*INSTRUCTIONS TO FOLLOW*:
Go over each line of the entries below, count those with "monitoring", and give only the count.
+-------+
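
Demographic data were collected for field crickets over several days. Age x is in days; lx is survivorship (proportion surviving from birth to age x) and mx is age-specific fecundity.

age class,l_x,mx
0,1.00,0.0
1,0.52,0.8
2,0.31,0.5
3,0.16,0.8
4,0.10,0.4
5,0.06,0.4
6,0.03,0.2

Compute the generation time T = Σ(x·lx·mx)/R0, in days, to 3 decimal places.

lx·mx: 0, 0.416, 0.155, 0.128, 0.04, 0.024, 0.006 → R0 = 0.769
x·lx·mx: 0, 0.416, 0.31, 0.384, 0.16, 0.12, 0.036 → Σ = 1.426
T = 1.426 / 0.769 = 1.854356… → 1.854

1.854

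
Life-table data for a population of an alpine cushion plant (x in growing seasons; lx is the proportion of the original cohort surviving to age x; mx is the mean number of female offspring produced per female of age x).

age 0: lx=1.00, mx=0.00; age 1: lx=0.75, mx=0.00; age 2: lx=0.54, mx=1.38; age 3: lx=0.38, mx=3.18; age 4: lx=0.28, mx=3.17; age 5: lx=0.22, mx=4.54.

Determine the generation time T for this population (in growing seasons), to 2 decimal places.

3.56

lx·mx: 0, 0, 0.7452, 1.2084, 0.8876, 0.9988 → R0 = 3.84
x·lx·mx: 0, 0, 1.4904, 3.6252, 3.5504, 4.994 → Σ = 13.66
T = 13.66 / 3.84 = 3.557292… → 3.56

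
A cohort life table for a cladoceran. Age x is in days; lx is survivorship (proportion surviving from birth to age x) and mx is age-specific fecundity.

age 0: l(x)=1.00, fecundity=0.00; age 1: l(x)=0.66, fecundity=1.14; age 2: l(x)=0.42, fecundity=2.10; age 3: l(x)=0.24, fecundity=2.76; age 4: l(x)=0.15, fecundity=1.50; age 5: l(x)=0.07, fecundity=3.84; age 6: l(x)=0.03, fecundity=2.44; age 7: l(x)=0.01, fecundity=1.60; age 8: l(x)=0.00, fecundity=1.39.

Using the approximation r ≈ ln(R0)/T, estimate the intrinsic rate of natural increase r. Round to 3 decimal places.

0.417

R0 = Σ lx·mx = 0 + 0.7524 + 0.882 + 0.6624 + 0.225 + 0.2688 + 0.0732 + 0.016 + 0 = 2.8798
Σ x·lx·mx = 7.2988; T = 7.2988/2.8798 = 2.53448…
r ≈ ln(R0)/T = ln(2.8798)/2.53448… = 0.41733… → 0.417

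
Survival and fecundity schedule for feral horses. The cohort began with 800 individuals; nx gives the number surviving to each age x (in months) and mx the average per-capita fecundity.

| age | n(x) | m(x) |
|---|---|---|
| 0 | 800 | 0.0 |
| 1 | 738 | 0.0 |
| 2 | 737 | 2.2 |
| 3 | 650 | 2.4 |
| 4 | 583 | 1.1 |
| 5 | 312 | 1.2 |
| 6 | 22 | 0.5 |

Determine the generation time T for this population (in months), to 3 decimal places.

2.953

lx = nx/n0 = nx/800: 1, 0.9225, 0.92125, 0.8125, 0.72875, 0.39, 0.0275
lx·mx: 0, 0, 2.02675, 1.95, 0.801625, 0.468, 0.01375 → R0 = 5.260125
x·lx·mx: 0, 0, 4.0535, 5.85, 3.2065, 2.34, 0.0825 → Σ = 15.5325
T = 15.5325 / 5.260125 = 2.952877… → 2.953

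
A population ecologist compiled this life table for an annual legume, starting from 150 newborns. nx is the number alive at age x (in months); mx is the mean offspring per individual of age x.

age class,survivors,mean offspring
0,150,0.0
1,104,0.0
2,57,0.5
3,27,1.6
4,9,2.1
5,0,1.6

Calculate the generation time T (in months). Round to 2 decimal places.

2.89

lx = nx/n0 = nx/150: 1, 0.69333…, 0.38, 0.18, 0.06, 0
lx·mx: 0, 0, 0.19, 0.288, 0.126, 0 → R0 = 0.604…
x·lx·mx: 0, 0, 0.38, 0.864, 0.504, 0 → Σ = 1.748…
T = 1.748… / 0.604… = 2.89404… → 2.89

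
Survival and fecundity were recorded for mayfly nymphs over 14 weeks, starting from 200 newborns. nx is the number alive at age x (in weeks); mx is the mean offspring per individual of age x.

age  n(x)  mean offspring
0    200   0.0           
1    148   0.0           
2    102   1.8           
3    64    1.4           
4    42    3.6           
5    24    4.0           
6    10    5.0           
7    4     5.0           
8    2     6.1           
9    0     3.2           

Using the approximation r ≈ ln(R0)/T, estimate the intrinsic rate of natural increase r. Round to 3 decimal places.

lx = nx/n0 = nx/200: 1, 0.74, 0.51, 0.32, 0.21, 0.12, 0.05, 0.02, 0.01, 0
R0 = Σ lx·mx = 0 + 0 + 0.918 + 0.448 + 0.756 + 0.48 + 0.25 + 0.1 + 0.061 + 0 = 3.013
Σ x·lx·mx = 11.292; T = 11.292/3.013 = 3.74776…
r ≈ ln(R0)/T = ln(3.013)/3.74776… = 0.29429… → 0.294

0.294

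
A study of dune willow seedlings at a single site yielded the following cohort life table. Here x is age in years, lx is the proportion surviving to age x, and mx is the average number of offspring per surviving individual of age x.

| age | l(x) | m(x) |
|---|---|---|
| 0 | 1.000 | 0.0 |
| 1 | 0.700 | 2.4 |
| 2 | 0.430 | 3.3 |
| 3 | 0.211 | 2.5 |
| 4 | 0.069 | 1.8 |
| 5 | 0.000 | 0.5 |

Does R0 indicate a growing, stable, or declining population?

R0 = Σ lx·mx = 0 + 1.68 + 1.419 + 0.5275 + 0.1242 + 0 = 3.7507
R0 > 1, so the population is growing.

growing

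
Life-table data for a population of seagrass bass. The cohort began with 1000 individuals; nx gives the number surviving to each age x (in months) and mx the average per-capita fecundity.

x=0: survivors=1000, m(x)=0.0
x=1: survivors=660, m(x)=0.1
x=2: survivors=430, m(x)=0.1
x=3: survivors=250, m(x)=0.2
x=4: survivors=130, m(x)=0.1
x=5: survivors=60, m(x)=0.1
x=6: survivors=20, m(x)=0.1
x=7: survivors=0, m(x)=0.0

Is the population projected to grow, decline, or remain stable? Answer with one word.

declining

lx = nx/n0 = nx/1000: 1, 0.66, 0.43, 0.25, 0.13, 0.06, 0.02, 0
R0 = Σ lx·mx = 0 + 0.066 + 0.043 + 0.05 + 0.013 + 0.006 + 0.002 + 0 = 0.18
R0 < 1, so the population is declining.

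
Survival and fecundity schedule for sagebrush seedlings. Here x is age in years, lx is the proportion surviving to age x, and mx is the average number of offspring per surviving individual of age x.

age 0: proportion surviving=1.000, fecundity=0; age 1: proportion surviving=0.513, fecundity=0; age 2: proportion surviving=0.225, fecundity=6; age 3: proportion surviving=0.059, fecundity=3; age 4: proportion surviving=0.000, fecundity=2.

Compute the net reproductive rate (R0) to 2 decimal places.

1.53

lx·mx by age: 0, 0, 1.35, 0.177, 0
R0 = Σ lx·mx = 1.527 → 1.53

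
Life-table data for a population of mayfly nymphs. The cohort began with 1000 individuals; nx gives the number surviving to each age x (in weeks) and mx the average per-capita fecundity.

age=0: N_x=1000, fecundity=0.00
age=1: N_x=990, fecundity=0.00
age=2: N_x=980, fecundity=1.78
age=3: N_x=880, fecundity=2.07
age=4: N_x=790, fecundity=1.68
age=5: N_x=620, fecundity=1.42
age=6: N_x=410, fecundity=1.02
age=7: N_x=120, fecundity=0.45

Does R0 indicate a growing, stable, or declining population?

growing

lx = nx/n0 = nx/1000: 1, 0.99, 0.98, 0.88, 0.79, 0.62, 0.41, 0.12
R0 = Σ lx·mx = 0 + 0 + 1.7444 + 1.8216 + 1.3272 + 0.8804 + 0.4182 + 0.054 = 6.2458
R0 > 1, so the population is growing.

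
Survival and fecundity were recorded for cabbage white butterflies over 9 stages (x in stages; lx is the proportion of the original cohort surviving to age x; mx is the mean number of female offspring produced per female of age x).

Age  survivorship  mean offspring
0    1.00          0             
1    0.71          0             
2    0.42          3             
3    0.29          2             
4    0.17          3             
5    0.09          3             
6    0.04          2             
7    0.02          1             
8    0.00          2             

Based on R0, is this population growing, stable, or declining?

growing

R0 = Σ lx·mx = 0 + 0 + 1.26 + 0.58 + 0.51 + 0.27 + 0.08 + 0.02 + 0 = 2.72
R0 > 1, so the population is growing.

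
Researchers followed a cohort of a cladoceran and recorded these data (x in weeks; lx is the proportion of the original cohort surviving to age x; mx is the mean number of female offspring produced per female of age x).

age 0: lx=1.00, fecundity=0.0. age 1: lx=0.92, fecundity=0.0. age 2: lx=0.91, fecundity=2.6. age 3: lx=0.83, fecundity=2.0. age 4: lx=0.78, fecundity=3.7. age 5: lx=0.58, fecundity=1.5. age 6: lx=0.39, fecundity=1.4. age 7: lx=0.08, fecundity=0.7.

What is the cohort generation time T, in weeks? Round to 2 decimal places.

3.49

lx·mx: 0, 0, 2.366, 1.66, 2.886, 0.87, 0.546, 0.056 → R0 = 8.384
x·lx·mx: 0, 0, 4.732, 4.98, 11.544, 4.35, 3.276, 0.392 → Σ = 29.274
T = 29.274 / 8.384 = 3.491651… → 3.49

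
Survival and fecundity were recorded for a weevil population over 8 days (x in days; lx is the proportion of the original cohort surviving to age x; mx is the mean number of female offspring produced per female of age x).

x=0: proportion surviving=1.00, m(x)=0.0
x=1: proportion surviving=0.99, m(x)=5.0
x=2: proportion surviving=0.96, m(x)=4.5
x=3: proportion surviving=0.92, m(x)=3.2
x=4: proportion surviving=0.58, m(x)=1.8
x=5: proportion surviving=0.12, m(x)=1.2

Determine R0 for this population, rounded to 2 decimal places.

lx·mx by age: 0, 4.95, 4.32, 2.944, 1.044, 0.144
R0 = Σ lx·mx = 13.402 → 13.40

13.40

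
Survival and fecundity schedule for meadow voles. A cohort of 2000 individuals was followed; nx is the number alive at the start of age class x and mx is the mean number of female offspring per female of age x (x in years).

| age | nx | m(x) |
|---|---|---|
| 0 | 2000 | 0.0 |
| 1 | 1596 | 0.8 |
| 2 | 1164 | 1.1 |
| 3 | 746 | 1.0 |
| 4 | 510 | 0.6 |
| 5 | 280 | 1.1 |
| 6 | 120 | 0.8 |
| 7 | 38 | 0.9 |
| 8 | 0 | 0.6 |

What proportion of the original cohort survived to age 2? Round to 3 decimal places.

l_2 = n_2/n_0 = 1164/2000 = 0.582 → 0.582

0.582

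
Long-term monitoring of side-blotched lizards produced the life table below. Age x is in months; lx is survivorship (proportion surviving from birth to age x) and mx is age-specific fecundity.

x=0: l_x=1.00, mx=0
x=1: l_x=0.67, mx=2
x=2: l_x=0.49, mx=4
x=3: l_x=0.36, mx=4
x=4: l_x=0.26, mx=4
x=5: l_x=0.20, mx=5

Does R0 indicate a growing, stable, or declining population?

R0 = Σ lx·mx = 0 + 1.34 + 1.96 + 1.44 + 1.04 + 1 = 6.78
R0 > 1, so the population is growing.

growing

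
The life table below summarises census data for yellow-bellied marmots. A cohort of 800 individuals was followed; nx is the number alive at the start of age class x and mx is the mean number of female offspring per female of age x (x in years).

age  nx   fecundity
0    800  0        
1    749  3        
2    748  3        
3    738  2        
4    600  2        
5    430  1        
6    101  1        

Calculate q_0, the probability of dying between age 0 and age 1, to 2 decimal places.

0.06

lx = nx/n0 = nx/800: 1, 0.93625, 0.935, 0.9225, 0.75, 0.5375, 0.12625
q_0 = (l_0 − l_1) / l_0 = (1 − 0.93625) / 1
     = 0.06375 / 1 = 0.06375 → 0.06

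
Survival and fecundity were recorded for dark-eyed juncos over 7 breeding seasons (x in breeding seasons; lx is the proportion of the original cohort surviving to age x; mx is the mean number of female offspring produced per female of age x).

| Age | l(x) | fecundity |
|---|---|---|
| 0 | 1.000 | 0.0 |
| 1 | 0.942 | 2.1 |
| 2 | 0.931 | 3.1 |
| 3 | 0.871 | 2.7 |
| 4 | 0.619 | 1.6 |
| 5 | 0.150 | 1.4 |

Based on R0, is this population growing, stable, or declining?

R0 = Σ lx·mx = 0 + 1.9782 + 2.8861 + 2.3517 + 0.9904 + 0.21 = 8.4164
R0 > 1, so the population is growing.

growing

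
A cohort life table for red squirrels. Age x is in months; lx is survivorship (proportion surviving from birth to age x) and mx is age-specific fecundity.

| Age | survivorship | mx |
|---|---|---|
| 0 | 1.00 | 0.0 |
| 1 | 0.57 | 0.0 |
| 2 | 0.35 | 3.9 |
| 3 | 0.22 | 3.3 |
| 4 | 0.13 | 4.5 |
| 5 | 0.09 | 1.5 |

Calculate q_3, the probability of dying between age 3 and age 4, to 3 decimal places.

q_3 = (l_3 − l_4) / l_3 = (0.22 − 0.13) / 0.22
     = 0.09 / 0.22 = 0.409091… → 0.409

0.409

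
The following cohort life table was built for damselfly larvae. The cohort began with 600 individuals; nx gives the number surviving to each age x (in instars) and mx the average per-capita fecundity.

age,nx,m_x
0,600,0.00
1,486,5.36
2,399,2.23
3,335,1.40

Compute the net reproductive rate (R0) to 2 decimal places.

lx = nx/n0 = nx/600: 1, 0.81, 0.665, 0.55833…
lx·mx by age: 0, 4.3416, 1.48295, 0.781667…
R0 = Σ lx·mx = 6.606217… → 6.61

6.61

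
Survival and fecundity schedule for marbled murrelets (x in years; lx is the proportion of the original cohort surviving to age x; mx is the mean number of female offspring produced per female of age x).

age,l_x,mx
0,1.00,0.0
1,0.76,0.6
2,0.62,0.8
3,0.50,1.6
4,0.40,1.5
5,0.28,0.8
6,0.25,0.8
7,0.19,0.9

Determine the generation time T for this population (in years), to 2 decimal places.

3.31

lx·mx: 0, 0.456, 0.496, 0.8, 0.6, 0.224, 0.2, 0.171 → R0 = 2.947
x·lx·mx: 0, 0.456, 0.992, 2.4, 2.4, 1.12, 1.2, 1.197 → Σ = 9.765
T = 9.765 / 2.947 = 3.313539… → 3.31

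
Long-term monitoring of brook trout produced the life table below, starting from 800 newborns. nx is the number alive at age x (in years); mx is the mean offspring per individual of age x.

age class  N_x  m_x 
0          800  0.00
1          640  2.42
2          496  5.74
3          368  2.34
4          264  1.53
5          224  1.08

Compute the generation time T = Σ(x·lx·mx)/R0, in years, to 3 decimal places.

lx = nx/n0 = nx/800: 1, 0.8, 0.62, 0.46, 0.33, 0.28
lx·mx: 0, 1.936, 3.5588, 1.0764, 0.5049, 0.3024 → R0 = 7.3785
x·lx·mx: 0, 1.936, 7.1176, 3.2292, 2.0196, 1.512 → Σ = 15.8144
T = 15.8144 / 7.3785 = 2.143308… → 2.143

2.143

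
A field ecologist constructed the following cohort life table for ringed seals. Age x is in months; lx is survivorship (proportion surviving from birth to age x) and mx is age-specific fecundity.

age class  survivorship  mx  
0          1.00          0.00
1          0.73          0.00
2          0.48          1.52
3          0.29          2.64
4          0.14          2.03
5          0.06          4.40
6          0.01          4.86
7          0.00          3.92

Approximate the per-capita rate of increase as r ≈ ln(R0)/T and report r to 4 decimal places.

0.2374

R0 = Σ lx·mx = 0 + 0 + 0.7296 + 0.7656 + 0.2842 + 0.264 + 0.0486 + 0 = 2.092
Σ x·lx·mx = 6.5044; T = 6.5044/2.092 = 3.10918…
r ≈ ln(R0)/T = ln(2.092)/3.10918… = 0.237401… → 0.2374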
+-------+
*RESULT BELOW*:
2